→ GOAL OF THE EXERCISE: Word for word, return the entries listed below.

→ ENTRIES SUPPLIED:
_ _ _ _ _

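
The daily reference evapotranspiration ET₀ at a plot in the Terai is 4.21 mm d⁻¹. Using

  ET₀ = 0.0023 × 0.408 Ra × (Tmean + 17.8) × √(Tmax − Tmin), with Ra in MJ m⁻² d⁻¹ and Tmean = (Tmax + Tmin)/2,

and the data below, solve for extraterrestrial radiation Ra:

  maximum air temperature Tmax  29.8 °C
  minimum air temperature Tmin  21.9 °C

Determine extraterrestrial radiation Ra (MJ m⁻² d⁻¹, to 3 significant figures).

Tmean = (29.8+21.9)/2 = 25.85 °C; ΔT = 7.9
Ra = ET₀ / [0.0023 × 0.408 × (Tmean+17.8) × √ΔT]
   = 4.21 / (0.0023 × 0.408 × 43.65 × 2.8107) = 36.568 MJ m⁻² d⁻¹

36.6 MJ m⁻² d⁻¹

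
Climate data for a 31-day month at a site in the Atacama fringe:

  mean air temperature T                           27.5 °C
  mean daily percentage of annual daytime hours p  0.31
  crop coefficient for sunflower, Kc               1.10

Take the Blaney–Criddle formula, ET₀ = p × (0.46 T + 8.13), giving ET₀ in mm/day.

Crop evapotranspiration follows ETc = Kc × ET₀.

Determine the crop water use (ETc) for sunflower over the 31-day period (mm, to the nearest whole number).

220 mm

ET₀ = 0.31 × (0.46 × 27.5 + 8.13) = 0.31 × 20.780 = 6.4418 mm/d
ETc = Kc × ET₀ = 1.10 × 6.4418 = 7.0860 mm/d
Over 31 days: 7.0860 × 31 = 219.666 mm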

_ _ _ _ _

→ ANSWER FOR THE TASK:
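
The daily reference evapotranspiration ET₀ at a plot in the Terai is 4.21 mm d⁻¹. Using

  ET₀ = 0.0023 × 0.408 Ra × (Tmean + 17.8) × √(Tmax − Tmin), with Ra in MJ m⁻² d⁻¹ and Tmean = (Tmax + Tmin)/2,

and the data below, solve for extraterrestrial radiation Ra:

  maximum air temperature Tmax  29.8 °C
  minimum air temperature Tmin  21.9 °C

Determine extraterrestrial radiation Ra (MJ m⁻² d⁻¹, to 3 significant figures).

Tmean = (29.8+21.9)/2 = 25.85 °C; ΔT = 7.9
Ra = ET₀ / [0.0023 × 0.408 × (Tmean+17.8) × √ΔT]
   = 4.21 / (0.0023 × 0.408 × 43.65 × 2.8107) = 36.568 MJ m⁻² d⁻¹

36.6 MJ m⁻² d⁻¹

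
Climate data for a 31-day month at a site in the Atacama fringe:

  mean air temperature T                           27.5 °C
  mean daily percentage of annual daytime hours p  0.31
  crop coefficient for sunflower, Kc               1.10

Take the Blaney–Criddle formula, ET₀ = p × (0.46 T + 8.13), giving ET₀ in mm/day.

Crop evapotranspiration follows ETc = Kc × ET₀.

Determine the crop water use (ETc) for sunflower over the 31-day period (mm, to the nearest whole number).

220 mm

ET₀ = 0.31 × (0.46 × 27.5 + 8.13) = 0.31 × 20.780 = 6.4418 mm/d
ETc = Kc × ET₀ = 1.10 × 6.4418 = 7.0860 mm/d
Over 31 days: 7.0860 × 31 = 219.666 mm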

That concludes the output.